- Instructions for the task: Each line that has the string "Arabidopsis" must be copied from the records below.
_____
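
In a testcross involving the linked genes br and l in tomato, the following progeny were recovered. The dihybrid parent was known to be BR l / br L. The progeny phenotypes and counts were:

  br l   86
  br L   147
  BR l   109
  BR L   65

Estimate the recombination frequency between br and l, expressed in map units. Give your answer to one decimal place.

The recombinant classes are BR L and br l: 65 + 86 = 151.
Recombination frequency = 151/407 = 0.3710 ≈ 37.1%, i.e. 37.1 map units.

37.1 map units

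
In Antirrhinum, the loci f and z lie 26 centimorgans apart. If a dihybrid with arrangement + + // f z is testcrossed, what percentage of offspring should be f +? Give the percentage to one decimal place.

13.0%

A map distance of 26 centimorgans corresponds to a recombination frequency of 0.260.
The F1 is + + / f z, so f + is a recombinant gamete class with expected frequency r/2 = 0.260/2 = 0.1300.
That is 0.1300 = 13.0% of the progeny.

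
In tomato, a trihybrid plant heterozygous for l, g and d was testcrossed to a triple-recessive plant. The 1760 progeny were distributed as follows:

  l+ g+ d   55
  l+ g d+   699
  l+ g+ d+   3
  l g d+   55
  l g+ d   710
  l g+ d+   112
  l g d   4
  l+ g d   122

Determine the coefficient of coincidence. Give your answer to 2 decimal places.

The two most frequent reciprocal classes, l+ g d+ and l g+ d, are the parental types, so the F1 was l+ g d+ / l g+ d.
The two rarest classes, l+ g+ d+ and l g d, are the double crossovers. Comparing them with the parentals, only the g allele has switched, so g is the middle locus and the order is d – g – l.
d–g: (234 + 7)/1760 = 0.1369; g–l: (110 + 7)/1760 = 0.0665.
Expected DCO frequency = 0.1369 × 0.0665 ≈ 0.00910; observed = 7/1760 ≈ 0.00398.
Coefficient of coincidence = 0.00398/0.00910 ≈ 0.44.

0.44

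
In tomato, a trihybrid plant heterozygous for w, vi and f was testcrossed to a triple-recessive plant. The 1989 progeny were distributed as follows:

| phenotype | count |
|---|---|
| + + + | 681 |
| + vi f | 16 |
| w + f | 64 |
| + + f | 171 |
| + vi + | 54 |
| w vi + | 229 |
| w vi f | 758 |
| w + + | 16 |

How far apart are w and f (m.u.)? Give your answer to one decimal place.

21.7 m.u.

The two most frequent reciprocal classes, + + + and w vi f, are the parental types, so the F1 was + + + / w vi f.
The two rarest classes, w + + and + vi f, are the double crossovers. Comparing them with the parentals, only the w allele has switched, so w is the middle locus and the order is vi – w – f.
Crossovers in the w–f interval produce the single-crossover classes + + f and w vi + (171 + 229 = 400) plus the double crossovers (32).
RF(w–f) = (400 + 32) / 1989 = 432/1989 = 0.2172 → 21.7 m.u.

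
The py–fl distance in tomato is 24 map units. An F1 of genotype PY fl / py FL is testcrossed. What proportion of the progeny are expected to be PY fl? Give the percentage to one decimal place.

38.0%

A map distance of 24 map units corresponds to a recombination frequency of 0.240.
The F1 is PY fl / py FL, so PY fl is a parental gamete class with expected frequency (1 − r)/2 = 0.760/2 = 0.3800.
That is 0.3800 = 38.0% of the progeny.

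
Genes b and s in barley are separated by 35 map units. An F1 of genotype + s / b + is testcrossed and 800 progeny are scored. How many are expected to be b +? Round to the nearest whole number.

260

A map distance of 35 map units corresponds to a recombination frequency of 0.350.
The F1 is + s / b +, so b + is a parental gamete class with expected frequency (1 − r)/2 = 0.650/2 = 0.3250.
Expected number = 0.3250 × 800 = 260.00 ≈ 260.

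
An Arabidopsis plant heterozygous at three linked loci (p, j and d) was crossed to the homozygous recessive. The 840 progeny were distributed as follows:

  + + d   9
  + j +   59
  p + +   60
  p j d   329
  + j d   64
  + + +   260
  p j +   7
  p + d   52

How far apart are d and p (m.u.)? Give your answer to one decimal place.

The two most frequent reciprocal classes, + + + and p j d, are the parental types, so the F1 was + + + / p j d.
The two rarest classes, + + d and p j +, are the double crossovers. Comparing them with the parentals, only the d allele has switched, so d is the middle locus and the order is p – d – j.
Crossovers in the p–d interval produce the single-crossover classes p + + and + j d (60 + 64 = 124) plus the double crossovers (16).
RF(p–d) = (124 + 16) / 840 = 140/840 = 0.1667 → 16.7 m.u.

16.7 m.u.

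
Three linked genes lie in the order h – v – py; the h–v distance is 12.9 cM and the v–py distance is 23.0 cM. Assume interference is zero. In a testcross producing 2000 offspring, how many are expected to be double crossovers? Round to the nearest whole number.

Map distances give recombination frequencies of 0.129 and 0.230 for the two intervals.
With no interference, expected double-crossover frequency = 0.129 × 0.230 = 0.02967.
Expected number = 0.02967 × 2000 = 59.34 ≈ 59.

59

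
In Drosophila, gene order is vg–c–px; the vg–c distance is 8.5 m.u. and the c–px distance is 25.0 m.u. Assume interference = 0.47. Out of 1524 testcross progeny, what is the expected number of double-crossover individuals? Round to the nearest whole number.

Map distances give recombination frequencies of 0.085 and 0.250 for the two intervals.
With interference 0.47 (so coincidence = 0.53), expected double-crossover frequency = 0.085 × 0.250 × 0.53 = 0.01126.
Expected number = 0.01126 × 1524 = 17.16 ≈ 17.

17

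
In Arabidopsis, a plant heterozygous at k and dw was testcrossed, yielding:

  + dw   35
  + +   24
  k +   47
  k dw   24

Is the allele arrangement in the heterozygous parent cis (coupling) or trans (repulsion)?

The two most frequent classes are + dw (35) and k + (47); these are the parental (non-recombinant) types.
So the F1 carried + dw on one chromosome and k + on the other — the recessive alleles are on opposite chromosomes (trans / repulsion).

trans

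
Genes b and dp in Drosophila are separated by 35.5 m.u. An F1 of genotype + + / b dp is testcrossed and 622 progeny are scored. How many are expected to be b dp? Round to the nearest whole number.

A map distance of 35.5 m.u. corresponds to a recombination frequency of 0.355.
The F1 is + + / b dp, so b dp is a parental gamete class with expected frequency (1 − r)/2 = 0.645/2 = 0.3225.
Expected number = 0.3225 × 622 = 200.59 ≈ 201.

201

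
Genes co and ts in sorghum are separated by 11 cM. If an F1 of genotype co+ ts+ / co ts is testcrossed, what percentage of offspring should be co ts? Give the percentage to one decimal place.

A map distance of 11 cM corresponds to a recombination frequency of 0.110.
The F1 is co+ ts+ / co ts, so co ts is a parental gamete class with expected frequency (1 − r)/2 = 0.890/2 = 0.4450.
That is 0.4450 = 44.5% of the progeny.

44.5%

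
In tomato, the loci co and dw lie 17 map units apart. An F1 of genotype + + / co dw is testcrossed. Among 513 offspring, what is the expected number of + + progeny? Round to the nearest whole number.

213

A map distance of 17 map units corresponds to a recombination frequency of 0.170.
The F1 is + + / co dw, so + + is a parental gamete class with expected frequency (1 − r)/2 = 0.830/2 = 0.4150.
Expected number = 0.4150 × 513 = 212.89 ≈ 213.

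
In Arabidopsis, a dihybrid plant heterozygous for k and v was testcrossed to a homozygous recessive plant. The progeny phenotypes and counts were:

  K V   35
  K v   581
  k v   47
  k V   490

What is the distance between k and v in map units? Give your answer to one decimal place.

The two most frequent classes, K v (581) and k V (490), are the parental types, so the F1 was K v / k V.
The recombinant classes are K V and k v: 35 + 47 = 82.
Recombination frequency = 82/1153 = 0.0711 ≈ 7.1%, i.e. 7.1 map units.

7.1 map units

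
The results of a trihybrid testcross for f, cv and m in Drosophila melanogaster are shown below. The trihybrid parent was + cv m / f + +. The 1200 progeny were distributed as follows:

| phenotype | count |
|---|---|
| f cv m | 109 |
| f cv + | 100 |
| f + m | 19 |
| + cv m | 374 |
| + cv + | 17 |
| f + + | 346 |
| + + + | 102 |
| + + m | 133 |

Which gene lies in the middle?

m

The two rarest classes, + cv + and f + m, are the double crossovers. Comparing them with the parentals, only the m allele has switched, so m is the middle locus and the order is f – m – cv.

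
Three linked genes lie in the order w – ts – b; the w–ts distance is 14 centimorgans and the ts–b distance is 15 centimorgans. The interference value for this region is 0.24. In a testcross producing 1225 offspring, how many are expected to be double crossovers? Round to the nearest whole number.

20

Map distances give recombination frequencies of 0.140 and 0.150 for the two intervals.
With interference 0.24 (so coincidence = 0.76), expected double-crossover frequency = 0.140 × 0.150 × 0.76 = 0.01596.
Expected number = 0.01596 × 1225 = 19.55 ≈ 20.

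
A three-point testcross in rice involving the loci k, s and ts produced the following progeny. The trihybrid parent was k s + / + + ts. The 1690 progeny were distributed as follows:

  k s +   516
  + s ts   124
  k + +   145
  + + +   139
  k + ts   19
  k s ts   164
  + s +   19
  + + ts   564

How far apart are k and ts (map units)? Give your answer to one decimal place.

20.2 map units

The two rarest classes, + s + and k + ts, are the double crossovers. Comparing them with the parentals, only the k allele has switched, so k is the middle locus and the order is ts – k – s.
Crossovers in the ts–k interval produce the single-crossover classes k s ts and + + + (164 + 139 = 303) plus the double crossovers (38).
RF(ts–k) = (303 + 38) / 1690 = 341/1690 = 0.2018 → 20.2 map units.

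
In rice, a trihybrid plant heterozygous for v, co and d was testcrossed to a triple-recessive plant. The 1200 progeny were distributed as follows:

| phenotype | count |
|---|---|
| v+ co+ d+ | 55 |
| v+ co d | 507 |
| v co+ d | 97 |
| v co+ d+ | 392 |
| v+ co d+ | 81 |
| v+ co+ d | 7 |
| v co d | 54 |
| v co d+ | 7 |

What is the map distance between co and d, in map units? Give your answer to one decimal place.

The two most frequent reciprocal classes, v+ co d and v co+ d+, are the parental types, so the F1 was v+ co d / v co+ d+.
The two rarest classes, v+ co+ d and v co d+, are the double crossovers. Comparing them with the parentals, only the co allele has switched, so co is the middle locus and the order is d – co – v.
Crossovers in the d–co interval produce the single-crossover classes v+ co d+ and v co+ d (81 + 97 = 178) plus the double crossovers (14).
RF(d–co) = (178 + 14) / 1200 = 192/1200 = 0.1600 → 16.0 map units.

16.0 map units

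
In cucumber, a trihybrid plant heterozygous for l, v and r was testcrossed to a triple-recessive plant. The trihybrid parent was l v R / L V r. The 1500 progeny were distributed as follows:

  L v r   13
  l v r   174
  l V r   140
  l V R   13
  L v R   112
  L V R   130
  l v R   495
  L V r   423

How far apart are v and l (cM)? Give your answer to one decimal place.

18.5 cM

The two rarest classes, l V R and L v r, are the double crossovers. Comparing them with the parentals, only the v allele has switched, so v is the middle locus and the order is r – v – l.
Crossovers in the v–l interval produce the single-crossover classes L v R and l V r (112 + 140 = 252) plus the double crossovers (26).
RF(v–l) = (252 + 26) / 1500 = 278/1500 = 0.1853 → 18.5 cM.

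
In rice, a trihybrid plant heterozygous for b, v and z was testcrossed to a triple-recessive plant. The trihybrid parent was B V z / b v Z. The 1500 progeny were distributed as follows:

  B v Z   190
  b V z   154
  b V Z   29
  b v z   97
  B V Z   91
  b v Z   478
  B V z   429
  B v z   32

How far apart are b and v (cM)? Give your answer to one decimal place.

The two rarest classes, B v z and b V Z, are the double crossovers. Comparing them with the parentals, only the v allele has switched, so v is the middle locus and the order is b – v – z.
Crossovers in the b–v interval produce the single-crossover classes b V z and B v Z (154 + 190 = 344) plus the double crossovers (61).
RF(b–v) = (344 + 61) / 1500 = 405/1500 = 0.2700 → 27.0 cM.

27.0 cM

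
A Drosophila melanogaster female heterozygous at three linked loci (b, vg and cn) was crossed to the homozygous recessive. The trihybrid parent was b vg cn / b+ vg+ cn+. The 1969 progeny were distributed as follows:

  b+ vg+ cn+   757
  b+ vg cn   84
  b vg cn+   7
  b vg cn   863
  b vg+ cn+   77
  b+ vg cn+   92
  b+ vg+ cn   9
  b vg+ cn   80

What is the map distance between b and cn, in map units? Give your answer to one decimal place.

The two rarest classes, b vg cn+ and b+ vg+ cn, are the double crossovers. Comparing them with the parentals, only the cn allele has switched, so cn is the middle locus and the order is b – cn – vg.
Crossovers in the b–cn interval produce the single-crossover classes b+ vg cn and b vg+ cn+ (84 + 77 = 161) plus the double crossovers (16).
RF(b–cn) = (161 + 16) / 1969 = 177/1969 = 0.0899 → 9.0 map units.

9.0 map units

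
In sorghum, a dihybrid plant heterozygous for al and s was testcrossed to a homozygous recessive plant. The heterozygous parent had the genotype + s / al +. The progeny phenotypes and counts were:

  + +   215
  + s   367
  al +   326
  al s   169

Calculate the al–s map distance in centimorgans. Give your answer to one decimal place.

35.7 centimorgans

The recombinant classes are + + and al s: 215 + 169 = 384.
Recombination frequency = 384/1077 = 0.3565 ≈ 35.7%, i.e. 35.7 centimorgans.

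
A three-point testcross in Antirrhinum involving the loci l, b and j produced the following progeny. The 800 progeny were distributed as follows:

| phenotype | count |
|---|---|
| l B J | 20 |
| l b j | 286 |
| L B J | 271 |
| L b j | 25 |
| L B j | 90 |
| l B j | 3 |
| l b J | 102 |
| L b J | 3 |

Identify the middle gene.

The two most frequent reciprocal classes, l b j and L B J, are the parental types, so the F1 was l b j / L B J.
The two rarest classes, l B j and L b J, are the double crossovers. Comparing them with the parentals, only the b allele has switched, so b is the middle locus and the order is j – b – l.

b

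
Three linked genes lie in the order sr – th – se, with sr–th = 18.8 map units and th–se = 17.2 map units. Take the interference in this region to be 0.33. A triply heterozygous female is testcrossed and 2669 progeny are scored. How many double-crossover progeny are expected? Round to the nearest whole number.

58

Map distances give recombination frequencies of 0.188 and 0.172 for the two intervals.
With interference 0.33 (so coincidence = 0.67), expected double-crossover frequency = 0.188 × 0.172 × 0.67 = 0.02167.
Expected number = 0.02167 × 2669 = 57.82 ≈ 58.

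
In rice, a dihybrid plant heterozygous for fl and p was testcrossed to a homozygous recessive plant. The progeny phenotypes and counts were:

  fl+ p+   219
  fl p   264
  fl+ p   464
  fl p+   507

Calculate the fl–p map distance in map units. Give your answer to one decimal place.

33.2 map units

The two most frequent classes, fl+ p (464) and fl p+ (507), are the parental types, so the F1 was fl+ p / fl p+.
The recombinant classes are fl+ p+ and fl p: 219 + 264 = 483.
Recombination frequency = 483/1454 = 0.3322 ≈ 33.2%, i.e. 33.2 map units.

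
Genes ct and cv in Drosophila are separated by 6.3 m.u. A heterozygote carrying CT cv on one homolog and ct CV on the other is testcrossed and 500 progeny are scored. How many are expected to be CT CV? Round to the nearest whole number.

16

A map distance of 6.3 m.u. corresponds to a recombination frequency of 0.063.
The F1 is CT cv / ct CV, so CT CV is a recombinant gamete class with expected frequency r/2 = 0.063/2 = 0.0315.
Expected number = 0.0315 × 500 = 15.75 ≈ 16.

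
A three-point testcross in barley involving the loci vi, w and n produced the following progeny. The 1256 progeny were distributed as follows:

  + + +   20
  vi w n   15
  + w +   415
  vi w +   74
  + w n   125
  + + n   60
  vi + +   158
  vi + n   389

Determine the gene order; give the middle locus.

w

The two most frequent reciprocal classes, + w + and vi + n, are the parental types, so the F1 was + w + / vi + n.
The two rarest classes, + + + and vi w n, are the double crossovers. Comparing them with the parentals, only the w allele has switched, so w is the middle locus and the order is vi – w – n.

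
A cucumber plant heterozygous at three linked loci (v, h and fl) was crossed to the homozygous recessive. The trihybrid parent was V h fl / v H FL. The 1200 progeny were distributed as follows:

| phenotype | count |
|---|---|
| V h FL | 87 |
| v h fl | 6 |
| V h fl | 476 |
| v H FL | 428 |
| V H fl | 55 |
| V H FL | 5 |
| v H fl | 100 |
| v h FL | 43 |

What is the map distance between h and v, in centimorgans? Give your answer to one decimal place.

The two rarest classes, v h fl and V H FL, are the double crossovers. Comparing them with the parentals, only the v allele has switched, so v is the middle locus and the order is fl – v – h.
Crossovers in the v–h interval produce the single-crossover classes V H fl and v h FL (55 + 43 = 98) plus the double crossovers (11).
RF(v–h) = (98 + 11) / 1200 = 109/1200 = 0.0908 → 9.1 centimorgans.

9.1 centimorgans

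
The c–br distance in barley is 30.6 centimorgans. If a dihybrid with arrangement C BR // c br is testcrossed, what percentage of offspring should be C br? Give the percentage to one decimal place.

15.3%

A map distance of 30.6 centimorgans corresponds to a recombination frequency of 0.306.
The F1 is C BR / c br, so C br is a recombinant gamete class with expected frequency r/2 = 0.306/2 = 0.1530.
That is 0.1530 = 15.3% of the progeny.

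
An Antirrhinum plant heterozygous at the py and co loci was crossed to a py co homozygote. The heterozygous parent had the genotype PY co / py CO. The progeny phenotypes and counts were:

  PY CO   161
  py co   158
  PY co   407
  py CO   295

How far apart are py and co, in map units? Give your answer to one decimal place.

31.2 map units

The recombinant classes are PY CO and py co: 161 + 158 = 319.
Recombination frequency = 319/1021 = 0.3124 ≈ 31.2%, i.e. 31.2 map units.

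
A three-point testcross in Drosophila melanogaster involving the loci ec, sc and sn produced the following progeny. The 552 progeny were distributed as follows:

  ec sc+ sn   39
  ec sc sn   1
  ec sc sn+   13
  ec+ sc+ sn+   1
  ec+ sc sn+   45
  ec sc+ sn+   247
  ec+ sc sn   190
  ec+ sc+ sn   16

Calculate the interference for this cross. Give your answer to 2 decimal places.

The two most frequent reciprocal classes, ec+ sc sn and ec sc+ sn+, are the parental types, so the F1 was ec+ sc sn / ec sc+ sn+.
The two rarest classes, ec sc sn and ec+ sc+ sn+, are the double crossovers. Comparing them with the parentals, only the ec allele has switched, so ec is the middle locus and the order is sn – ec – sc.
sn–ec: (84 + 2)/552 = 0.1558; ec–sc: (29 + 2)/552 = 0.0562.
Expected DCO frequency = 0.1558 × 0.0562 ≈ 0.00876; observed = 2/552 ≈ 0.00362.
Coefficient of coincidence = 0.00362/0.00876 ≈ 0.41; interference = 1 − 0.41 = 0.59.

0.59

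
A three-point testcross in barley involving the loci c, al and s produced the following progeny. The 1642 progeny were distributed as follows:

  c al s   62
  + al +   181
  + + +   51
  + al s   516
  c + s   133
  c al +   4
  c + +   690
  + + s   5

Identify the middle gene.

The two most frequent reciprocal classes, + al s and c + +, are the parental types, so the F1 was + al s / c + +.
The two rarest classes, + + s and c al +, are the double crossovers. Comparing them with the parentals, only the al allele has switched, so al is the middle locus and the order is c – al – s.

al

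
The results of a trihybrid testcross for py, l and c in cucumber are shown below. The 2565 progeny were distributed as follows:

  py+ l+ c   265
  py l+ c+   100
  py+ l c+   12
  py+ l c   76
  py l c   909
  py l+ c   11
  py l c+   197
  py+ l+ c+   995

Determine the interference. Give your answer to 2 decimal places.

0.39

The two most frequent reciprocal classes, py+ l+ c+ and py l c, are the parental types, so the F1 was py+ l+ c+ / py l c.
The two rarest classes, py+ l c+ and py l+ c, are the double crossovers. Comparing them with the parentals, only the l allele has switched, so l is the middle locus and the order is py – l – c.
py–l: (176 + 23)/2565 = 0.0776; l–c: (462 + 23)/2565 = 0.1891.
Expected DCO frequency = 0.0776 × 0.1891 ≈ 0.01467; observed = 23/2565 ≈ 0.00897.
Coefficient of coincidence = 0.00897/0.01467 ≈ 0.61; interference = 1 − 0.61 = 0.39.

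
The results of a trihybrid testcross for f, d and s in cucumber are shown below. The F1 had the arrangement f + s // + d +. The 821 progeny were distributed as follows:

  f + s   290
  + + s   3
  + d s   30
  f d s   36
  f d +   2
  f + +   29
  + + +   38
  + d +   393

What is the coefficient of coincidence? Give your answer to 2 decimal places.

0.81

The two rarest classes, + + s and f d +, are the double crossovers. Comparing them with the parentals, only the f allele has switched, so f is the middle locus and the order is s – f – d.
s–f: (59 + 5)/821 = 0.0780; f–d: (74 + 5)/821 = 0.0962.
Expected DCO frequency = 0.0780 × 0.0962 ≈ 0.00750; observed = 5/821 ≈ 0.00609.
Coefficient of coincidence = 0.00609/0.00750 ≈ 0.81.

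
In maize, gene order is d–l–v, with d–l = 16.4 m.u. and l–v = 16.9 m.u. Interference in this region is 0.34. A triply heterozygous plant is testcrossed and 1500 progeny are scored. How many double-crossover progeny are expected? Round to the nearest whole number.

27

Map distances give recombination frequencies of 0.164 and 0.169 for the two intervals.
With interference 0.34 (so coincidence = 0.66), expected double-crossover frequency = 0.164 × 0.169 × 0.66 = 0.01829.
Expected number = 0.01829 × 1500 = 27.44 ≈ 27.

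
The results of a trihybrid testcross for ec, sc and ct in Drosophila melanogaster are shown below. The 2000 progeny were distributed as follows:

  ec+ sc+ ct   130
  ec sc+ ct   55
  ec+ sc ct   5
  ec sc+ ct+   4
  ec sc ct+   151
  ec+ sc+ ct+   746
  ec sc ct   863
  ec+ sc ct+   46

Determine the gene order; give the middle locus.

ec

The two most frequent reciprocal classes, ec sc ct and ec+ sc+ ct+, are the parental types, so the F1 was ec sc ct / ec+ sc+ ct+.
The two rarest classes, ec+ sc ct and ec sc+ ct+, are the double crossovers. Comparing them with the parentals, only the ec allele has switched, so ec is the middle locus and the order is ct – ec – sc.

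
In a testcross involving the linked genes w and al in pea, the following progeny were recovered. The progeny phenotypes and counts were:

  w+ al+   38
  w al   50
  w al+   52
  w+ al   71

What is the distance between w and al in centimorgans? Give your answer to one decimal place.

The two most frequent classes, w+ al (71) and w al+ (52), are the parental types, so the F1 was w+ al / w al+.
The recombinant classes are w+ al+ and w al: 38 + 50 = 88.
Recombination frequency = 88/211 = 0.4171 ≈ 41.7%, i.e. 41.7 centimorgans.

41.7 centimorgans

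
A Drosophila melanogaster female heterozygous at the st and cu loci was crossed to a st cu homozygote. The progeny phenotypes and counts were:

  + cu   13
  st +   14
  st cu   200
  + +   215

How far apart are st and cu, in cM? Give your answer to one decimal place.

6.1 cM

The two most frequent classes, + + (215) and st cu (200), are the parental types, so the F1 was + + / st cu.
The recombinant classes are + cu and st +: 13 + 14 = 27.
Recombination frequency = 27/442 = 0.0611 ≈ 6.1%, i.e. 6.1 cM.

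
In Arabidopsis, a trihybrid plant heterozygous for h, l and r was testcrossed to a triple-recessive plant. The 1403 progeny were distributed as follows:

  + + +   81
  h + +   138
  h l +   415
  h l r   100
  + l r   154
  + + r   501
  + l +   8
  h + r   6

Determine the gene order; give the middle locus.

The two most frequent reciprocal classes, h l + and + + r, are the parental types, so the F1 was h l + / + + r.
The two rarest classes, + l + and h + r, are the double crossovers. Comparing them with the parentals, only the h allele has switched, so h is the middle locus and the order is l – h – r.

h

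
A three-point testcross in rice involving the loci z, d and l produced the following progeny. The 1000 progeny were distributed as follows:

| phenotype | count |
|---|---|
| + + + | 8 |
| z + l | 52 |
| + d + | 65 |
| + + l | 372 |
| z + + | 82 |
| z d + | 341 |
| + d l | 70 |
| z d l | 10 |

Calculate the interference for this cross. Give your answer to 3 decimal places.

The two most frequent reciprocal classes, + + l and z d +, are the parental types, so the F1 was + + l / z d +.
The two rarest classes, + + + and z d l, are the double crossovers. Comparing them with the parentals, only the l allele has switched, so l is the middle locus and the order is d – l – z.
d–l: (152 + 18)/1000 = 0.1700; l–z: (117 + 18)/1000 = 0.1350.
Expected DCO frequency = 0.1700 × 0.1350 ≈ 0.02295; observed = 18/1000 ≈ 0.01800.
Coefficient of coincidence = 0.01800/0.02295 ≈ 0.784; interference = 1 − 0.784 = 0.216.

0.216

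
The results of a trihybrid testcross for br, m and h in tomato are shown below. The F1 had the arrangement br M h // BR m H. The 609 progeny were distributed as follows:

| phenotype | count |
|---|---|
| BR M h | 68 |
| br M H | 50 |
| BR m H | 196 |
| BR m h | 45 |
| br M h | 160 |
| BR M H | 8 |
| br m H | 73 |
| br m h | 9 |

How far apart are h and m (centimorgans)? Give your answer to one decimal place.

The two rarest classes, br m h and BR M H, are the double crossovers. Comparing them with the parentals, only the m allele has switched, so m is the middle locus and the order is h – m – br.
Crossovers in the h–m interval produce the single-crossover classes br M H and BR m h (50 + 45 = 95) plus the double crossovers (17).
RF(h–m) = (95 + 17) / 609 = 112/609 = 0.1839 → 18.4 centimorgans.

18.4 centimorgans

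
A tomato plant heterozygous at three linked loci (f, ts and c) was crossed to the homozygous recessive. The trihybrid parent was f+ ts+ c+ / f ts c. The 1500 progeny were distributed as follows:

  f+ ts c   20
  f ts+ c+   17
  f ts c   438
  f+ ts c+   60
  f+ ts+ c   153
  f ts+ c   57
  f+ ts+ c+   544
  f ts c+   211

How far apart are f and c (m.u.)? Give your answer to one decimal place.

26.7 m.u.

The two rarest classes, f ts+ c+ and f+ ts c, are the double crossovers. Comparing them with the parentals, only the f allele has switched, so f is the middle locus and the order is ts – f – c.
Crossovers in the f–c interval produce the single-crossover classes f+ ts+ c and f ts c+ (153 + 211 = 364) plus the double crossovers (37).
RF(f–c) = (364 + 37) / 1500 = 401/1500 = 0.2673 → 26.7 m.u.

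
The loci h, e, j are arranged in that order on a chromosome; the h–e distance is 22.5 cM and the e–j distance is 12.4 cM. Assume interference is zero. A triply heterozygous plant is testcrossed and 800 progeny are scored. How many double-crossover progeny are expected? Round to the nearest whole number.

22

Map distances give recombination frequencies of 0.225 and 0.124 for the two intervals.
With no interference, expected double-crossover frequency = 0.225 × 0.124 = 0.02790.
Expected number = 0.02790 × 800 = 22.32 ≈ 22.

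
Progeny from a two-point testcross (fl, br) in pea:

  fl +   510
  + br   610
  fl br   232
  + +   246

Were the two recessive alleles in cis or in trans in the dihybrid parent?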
_____
- Task result:
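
An Arabidopsis plant heterozygous at three linked loci (p, j and d) was crossed to the homozygous recessive. The 840 progeny were distributed as follows:
In Arabidopsis, a plant heterozygous at k and dw was testcrossed, yielding:
In Arabidopsis, a dihybrid plant heterozygous for k and v was testcrossed to a homozygous recessive plant. The progeny phenotypes and counts were:
In Arabidopsis, a trihybrid plant heterozygous for h, l and r was testcrossed to a triple-recessive plant. The 1403 progeny were distributed as follows: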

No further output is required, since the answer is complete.